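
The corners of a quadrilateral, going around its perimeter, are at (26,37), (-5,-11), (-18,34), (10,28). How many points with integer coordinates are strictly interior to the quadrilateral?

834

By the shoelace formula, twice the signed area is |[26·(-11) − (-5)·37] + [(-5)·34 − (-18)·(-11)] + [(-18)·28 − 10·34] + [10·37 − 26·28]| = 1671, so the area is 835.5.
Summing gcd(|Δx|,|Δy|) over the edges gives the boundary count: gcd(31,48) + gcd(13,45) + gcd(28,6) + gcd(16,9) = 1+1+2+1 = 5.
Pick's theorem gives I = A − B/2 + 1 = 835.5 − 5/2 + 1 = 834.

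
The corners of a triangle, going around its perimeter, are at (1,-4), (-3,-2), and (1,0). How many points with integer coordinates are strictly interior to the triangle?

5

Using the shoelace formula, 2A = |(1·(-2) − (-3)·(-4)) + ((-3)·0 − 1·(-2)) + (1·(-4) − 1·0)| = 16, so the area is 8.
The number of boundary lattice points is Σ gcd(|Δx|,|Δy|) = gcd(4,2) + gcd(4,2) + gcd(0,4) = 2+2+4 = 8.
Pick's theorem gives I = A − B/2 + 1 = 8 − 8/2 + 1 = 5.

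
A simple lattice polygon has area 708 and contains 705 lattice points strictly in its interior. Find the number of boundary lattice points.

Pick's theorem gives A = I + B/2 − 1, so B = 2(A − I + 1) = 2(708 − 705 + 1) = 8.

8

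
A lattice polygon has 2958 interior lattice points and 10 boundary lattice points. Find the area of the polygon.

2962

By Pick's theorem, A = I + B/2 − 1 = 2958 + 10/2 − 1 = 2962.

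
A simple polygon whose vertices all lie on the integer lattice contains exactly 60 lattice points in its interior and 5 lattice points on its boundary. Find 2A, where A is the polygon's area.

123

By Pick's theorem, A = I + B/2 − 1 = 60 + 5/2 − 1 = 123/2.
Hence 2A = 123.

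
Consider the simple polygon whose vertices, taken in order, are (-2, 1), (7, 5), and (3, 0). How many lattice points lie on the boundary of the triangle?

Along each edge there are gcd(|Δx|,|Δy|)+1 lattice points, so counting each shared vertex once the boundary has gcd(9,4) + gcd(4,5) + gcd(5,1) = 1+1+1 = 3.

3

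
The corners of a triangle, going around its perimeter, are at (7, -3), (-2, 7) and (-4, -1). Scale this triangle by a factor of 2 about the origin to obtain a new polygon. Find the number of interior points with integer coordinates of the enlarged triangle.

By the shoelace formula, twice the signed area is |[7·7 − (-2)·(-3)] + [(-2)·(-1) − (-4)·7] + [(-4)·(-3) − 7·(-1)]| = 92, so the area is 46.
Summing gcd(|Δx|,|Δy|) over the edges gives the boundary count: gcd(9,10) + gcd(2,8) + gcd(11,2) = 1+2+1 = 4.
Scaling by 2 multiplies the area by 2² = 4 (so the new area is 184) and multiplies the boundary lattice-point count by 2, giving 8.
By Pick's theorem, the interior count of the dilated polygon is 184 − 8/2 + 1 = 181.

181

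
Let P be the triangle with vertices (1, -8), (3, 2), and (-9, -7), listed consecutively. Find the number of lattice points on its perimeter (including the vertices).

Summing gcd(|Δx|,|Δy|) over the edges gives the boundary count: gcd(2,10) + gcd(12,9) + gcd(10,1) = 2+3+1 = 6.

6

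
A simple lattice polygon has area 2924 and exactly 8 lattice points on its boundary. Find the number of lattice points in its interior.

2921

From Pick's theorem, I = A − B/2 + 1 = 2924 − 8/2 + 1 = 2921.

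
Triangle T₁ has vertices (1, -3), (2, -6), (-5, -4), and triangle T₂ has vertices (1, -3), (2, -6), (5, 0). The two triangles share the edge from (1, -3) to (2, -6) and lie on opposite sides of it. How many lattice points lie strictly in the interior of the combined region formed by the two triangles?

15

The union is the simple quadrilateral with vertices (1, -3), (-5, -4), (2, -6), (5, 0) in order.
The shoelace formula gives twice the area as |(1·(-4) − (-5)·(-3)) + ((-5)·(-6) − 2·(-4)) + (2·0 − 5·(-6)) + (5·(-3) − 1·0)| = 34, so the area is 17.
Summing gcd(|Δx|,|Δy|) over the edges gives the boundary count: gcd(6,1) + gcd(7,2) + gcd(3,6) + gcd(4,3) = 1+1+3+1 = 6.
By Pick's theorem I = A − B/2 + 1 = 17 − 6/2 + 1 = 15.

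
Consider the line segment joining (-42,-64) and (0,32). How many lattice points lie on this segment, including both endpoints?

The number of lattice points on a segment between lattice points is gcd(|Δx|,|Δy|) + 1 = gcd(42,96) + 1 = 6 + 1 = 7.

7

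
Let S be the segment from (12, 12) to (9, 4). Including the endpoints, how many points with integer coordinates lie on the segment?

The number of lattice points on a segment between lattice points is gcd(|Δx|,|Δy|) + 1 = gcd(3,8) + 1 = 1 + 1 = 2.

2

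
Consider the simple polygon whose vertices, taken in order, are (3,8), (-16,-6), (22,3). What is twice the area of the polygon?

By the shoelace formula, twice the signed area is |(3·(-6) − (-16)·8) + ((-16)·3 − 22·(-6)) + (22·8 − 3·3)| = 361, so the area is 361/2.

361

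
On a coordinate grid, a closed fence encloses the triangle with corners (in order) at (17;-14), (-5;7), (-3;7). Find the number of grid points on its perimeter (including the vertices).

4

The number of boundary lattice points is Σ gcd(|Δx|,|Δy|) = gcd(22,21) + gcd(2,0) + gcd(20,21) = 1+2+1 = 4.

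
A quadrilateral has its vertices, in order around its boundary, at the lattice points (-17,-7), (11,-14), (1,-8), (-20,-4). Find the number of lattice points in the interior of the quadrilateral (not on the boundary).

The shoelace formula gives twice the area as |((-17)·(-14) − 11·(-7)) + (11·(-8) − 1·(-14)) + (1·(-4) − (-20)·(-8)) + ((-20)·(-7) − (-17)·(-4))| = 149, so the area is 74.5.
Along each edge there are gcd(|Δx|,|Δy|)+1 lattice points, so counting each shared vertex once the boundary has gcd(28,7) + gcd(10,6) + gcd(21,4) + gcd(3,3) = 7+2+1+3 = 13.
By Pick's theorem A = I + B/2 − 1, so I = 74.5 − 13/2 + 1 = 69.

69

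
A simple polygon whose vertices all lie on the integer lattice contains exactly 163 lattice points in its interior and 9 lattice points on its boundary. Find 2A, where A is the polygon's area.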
= = = = = = =
For this task, set down the entire listing word for word.

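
The corners of a quadrilateral, going around its perimeter, are at (26,37), (-5,-11), (-18,34), (10,28). How many points with integer coordinates are strictly interior to the quadrilateral?

834

By the shoelace formula, twice the signed area is |[26·(-11) − (-5)·37] + [(-5)·34 − (-18)·(-11)] + [(-18)·28 − 10·34] + [10·37 − 26·28]| = 1671, so the area is 835.5.
Summing gcd(|Δx|,|Δy|) over the edges gives the boundary count: gcd(31,48) + gcd(13,45) + gcd(28,6) + gcd(16,9) = 1+1+2+1 = 5.
Pick's theorem gives I = A − B/2 + 1 = 835.5 − 5/2 + 1 = 834.

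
The corners of a triangle, going around its perimeter, are at (1,-4), (-3,-2), and (1,0). How many points with integer coordinates are strictly interior to the triangle?

5

Using the shoelace formula, 2A = |(1·(-2) − (-3)·(-4)) + ((-3)·0 − 1·(-2)) + (1·(-4) − 1·0)| = 16, so the area is 8.
The number of boundary lattice points is Σ gcd(|Δx|,|Δy|) = gcd(4,2) + gcd(4,2) + gcd(0,4) = 2+2+4 = 8.
Pick's theorem gives I = A − B/2 + 1 = 8 − 8/2 + 1 = 5.

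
A simple lattice polygon has area 708 and contains 705 lattice points strictly in its interior. Find the number of boundary lattice points.

Pick's theorem gives A = I + B/2 − 1, so B = 2(A − I + 1) = 2(708 − 705 + 1) = 8.

8

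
A lattice polygon has 2958 interior lattice points and 10 boundary lattice points. Find the area of the polygon.

2962

By Pick's theorem, A = I + B/2 − 1 = 2958 + 10/2 − 1 = 2962.

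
A simple polygon whose vertices all lie on the integer lattice contains exactly 60 lattice points in its interior and 5 lattice points on its boundary. Find 2A, where A is the polygon's area.

123

By Pick's theorem, A = I + B/2 − 1 = 60 + 5/2 − 1 = 123/2.
Hence 2A = 123.

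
Consider the simple polygon whose vertices, taken in order, are (-2, 1), (7, 5), and (3, 0). How many lattice points lie on the boundary of the triangle?

Along each edge there are gcd(|Δx|,|Δy|)+1 lattice points, so counting each shared vertex once the boundary has gcd(9,4) + gcd(4,5) + gcd(5,1) = 1+1+1 = 3.

3

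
The corners of a triangle, going around its perimeter, are at (7, -3), (-2, 7) and (-4, -1). Scale this triangle by a factor of 2 about the origin to obtain a new polygon. Find the number of interior points with integer coordinates of the enlarged triangle.

By the shoelace formula, twice the signed area is |[7·7 − (-2)·(-3)] + [(-2)·(-1) − (-4)·7] + [(-4)·(-3) − 7·(-1)]| = 92, so the area is 46.
Summing gcd(|Δx|,|Δy|) over the edges gives the boundary count: gcd(9,10) + gcd(2,8) + gcd(11,2) = 1+2+1 = 4.
Scaling by 2 multiplies the area by 2² = 4 (so the new area is 184) and multiplies the boundary lattice-point count by 2, giving 8.
By Pick's theorem, the interior count of the dilated polygon is 184 − 8/2 + 1 = 181.

181

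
Let P be the triangle with vertices (1, -8), (3, 2), and (-9, -7), listed consecutively. Find the number of lattice points on its perimeter (including the vertices).

Summing gcd(|Δx|,|Δy|) over the edges gives the boundary count: gcd(2,10) + gcd(12,9) + gcd(10,1) = 2+3+1 = 6.

6

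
A simple lattice polygon has area 2924 and exactly 8 lattice points on its boundary. Find the number of lattice points in its interior.

2921

From Pick's theorem, I = A − B/2 + 1 = 2924 − 8/2 + 1 = 2921.

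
Triangle T₁ has vertices (1, -3), (2, -6), (-5, -4), and triangle T₂ has vertices (1, -3), (2, -6), (5, 0). The two triangles share the edge from (1, -3) to (2, -6) and lie on opposite sides of it. How many lattice points lie strictly in the interior of the combined region formed by the two triangles?

15

The union is the simple quadrilateral with vertices (1, -3), (-5, -4), (2, -6), (5, 0) in order.
The shoelace formula gives twice the area as |(1·(-4) − (-5)·(-3)) + ((-5)·(-6) − 2·(-4)) + (2·0 − 5·(-6)) + (5·(-3) − 1·0)| = 34, so the area is 17.
Summing gcd(|Δx|,|Δy|) over the edges gives the boundary count: gcd(6,1) + gcd(7,2) + gcd(3,6) + gcd(4,3) = 1+1+3+1 = 6.
By Pick's theorem I = A − B/2 + 1 = 17 − 6/2 + 1 = 15.

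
Consider the line segment joining (-42,-64) and (0,32). How many lattice points lie on this segment, including both endpoints?

The number of lattice points on a segment between lattice points is gcd(|Δx|,|Δy|) + 1 = gcd(42,96) + 1 = 6 + 1 = 7.

7

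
Let S be the segment from (12, 12) to (9, 4). Including the endpoints, how many points with integer coordinates lie on the segment?

The number of lattice points on a segment between lattice points is gcd(|Δx|,|Δy|) + 1 = gcd(3,8) + 1 = 1 + 1 = 2.

2

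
Consider the simple polygon whose vertices, taken in order, are (3,8), (-16,-6), (22,3). What is twice the area of the polygon?

By the shoelace formula, twice the signed area is |(3·(-6) − (-16)·8) + ((-16)·3 − 22·(-6)) + (22·8 − 3·3)| = 361, so the area is 361/2.

361

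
On a coordinate grid, a closed fence encloses the triangle with corners (in order) at (17;-14), (-5;7), (-3;7). Find the number of grid points on its perimeter (including the vertices).

4

The number of boundary lattice points is Σ gcd(|Δx|,|Δy|) = gcd(22,21) + gcd(2,0) + gcd(20,21) = 1+2+1 = 4.

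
A quadrilateral has its vertices, in order around its boundary, at the lattice points (-17,-7), (11,-14), (1,-8), (-20,-4). Find the number of lattice points in the interior of the quadrilateral (not on the boundary).

The shoelace formula gives twice the area as |((-17)·(-14) − 11·(-7)) + (11·(-8) − 1·(-14)) + (1·(-4) − (-20)·(-8)) + ((-20)·(-7) − (-17)·(-4))| = 149, so the area is 74.5.
Along each edge there are gcd(|Δx|,|Δy|)+1 lattice points, so counting each shared vertex once the boundary has gcd(28,7) + gcd(10,6) + gcd(21,4) + gcd(3,3) = 7+2+1+3 = 13.
By Pick's theorem A = I + B/2 − 1, so I = 74.5 − 13/2 + 1 = 69.

69

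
A simple polygon whose vertices all lie on the integer lattice contains exactly 163 lattice points in its interior and 9 lattice points on its boundary. Find 2A, where A is the polygon's area.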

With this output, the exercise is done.